Exercise aim: The answer must be every line of the records in which the string "shortage" appears.

Records for the task:
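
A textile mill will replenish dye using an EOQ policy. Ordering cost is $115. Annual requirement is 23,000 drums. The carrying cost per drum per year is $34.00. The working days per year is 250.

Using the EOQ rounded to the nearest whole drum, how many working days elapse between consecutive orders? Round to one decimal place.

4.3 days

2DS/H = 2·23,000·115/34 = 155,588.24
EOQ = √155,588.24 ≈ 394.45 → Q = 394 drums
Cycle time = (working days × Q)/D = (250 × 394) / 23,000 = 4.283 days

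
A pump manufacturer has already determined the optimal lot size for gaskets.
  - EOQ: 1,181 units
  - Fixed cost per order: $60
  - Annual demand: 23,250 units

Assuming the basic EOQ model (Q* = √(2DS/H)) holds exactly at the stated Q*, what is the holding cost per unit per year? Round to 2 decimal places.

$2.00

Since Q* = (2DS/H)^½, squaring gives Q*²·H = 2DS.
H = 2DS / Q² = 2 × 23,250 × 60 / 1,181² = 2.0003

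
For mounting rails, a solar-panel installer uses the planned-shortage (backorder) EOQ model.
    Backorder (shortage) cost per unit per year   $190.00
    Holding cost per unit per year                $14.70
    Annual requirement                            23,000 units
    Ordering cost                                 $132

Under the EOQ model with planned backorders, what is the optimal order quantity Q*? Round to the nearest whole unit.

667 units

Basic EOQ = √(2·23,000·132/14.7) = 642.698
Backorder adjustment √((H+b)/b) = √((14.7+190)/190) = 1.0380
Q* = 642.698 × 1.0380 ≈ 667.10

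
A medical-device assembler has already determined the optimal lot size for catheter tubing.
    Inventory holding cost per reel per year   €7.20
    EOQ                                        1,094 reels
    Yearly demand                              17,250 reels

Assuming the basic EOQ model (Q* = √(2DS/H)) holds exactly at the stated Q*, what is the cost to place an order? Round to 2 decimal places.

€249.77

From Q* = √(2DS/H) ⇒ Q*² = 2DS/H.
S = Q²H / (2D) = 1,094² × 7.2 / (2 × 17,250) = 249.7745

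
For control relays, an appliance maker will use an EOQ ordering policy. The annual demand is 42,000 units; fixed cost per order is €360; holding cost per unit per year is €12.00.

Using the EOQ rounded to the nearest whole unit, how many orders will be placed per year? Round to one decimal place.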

The completed task:
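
For mounting rails, a solar-panel installer uses the planned-shortage (backorder) EOQ model.
    Backorder (shortage) cost per unit per year   $190.00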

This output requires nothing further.